EXERCISE: Retype, without any change, the first line of the records and every line after it through the one containing "232 | 317000 |".

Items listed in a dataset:
━━━━━━━━━━━━━━━━━━━━
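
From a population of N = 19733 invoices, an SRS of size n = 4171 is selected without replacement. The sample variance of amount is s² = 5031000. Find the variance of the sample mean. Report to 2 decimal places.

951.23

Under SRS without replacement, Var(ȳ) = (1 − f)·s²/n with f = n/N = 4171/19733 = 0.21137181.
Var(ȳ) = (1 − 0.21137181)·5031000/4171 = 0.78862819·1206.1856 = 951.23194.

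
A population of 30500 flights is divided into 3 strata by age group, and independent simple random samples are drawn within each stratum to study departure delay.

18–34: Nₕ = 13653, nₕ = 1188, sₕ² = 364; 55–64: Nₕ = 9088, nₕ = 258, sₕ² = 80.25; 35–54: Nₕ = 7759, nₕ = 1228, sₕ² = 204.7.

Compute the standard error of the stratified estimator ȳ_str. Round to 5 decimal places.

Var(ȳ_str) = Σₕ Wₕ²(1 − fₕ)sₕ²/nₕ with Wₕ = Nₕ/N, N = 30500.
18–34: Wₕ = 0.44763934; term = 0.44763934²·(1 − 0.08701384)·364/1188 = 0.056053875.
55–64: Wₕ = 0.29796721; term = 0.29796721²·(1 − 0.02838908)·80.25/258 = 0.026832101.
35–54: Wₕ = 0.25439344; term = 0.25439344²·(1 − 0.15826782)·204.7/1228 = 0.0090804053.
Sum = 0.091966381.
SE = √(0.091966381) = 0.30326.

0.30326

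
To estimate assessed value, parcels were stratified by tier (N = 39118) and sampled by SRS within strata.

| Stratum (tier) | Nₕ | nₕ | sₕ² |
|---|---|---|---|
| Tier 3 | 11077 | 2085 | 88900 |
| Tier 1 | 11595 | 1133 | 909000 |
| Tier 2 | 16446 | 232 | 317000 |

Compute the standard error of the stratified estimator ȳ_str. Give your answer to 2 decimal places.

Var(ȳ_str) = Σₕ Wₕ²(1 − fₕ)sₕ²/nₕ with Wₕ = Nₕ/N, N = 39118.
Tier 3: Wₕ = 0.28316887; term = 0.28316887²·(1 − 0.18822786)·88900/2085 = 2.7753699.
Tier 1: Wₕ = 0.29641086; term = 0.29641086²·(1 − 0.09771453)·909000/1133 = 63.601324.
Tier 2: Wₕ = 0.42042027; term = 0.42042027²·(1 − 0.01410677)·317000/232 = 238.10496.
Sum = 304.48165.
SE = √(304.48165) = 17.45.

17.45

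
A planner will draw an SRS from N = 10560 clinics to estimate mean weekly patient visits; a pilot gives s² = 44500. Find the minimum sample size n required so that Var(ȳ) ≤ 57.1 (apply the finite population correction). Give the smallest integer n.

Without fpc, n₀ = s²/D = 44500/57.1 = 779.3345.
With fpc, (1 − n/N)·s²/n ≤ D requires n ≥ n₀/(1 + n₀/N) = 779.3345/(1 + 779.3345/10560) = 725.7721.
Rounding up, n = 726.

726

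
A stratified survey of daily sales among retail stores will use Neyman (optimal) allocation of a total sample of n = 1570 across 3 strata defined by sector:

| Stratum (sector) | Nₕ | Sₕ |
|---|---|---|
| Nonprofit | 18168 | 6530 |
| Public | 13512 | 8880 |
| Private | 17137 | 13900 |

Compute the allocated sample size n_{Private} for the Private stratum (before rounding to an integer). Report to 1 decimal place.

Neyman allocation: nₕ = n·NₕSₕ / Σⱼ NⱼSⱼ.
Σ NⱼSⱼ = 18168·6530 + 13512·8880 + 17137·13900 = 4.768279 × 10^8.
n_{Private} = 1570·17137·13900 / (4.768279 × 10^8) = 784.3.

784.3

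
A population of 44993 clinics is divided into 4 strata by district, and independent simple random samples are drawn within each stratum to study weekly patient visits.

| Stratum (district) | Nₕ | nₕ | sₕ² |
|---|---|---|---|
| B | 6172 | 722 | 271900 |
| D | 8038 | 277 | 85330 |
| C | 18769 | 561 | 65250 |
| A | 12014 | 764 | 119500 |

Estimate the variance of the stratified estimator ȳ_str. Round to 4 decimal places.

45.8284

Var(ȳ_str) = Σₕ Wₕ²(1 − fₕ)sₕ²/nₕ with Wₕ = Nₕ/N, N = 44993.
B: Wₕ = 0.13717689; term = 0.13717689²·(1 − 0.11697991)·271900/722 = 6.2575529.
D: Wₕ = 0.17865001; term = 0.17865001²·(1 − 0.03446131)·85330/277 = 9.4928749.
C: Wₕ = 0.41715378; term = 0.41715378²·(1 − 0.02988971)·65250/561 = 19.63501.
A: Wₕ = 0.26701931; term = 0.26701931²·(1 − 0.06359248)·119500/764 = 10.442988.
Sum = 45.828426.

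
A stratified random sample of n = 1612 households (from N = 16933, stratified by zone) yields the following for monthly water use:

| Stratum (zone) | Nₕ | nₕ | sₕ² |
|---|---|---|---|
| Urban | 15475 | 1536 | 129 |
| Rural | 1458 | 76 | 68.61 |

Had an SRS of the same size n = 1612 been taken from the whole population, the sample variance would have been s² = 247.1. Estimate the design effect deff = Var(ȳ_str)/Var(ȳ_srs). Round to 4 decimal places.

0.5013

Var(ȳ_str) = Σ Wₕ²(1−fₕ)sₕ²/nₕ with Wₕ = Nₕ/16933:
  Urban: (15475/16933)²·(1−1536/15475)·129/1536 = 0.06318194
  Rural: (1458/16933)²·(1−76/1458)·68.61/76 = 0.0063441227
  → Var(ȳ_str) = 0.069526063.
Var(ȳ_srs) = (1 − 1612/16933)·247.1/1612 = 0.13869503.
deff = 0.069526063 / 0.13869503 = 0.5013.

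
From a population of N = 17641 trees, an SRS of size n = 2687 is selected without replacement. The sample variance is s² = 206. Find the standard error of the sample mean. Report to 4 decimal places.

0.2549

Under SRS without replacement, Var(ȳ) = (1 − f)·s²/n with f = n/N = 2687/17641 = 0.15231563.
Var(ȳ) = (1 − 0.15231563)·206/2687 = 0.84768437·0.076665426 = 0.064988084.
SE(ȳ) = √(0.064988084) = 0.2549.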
━━━━━━━━━━━━━━━━━━━━
FINAL ANSWER:
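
From a population of N = 19733 invoices, an SRS of size n = 4171 is selected without replacement. The sample variance of amount is s² = 5031000. Find the variance of the sample mean. Report to 2 decimal places.

951.23

Under SRS without replacement, Var(ȳ) = (1 − f)·s²/n with f = n/N = 4171/19733 = 0.21137181.
Var(ȳ) = (1 − 0.21137181)·5031000/4171 = 0.78862819·1206.1856 = 951.23194.

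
A population of 30500 flights is divided into 3 strata by age group, and independent simple random samples are drawn within each stratum to study departure delay.

18–34: Nₕ = 13653, nₕ = 1188, sₕ² = 364; 55–64: Nₕ = 9088, nₕ = 258, sₕ² = 80.25; 35–54: Nₕ = 7759, nₕ = 1228, sₕ² = 204.7.

Compute the standard error of the stratified estimator ȳ_str. Round to 5 decimal places.

Var(ȳ_str) = Σₕ Wₕ²(1 − fₕ)sₕ²/nₕ with Wₕ = Nₕ/N, N = 30500.
18–34: Wₕ = 0.44763934; term = 0.44763934²·(1 − 0.08701384)·364/1188 = 0.056053875.
55–64: Wₕ = 0.29796721; term = 0.29796721²·(1 − 0.02838908)·80.25/258 = 0.026832101.
35–54: Wₕ = 0.25439344; term = 0.25439344²·(1 − 0.15826782)·204.7/1228 = 0.0090804053.
Sum = 0.091966381.
SE = √(0.091966381) = 0.30326.

0.30326

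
To estimate assessed value, parcels were stratified by tier (N = 39118) and sampled by SRS within strata.

| Stratum (tier) | Nₕ | nₕ | sₕ² |
|---|---|---|---|
| Tier 3 | 11077 | 2085 | 88900 |
| Tier 1 | 11595 | 1133 | 909000 |
| Tier 2 | 16446 | 232 | 317000 |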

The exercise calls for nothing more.